> **Work instruction**
Exactly as shown below, retype every line of the data.

Stored items:
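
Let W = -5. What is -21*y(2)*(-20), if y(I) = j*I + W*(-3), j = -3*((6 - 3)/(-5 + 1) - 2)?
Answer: 13230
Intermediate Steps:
j = 33/4 (j = -3*(3/(-4) - 2) = -3*(3*(-¼) - 2) = -3*(-¾ - 2) = -3*(-11/4) = 33/4 ≈ 8.2500)
y(I) = 15 + 33*I/4 (y(I) = 33*I/4 - 5*(-3) = 33*I/4 + 15 = 15 + 33*I/4)
-21*y(2)*(-20) = -21*(15 + (33/4)*2)*(-20) = -21*(15 + 33/2)*(-20) = -21*63/2*(-20) = -1323/2*(-20) = 13230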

> **Task answer**
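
Let W = -5. What is -21*y(2)*(-20), if y(I) = j*I + W*(-3), j = -3*((6 - 3)/(-5 + 1) - 2)?
Answer: 13230
Intermediate Steps:
j = 33/4 (j = -3*(3/(-4) - 2) = -3*(3*(-¼) - 2) = -3*(-¾ - 2) = -3*(-11/4) = 33/4 ≈ 8.2500)
y(I) = 15 + 33*I/4 (y(I) = 33*I/4 - 5*(-3) = 33*I/4 + 15 = 15 + 33*I/4)
-21*y(2)*(-20) = -21*(15 + (33/4)*2)*(-20) = -21*(15 + 33/2)*(-20) = -21*63/2*(-20) = -1323/2*(-20) = 13230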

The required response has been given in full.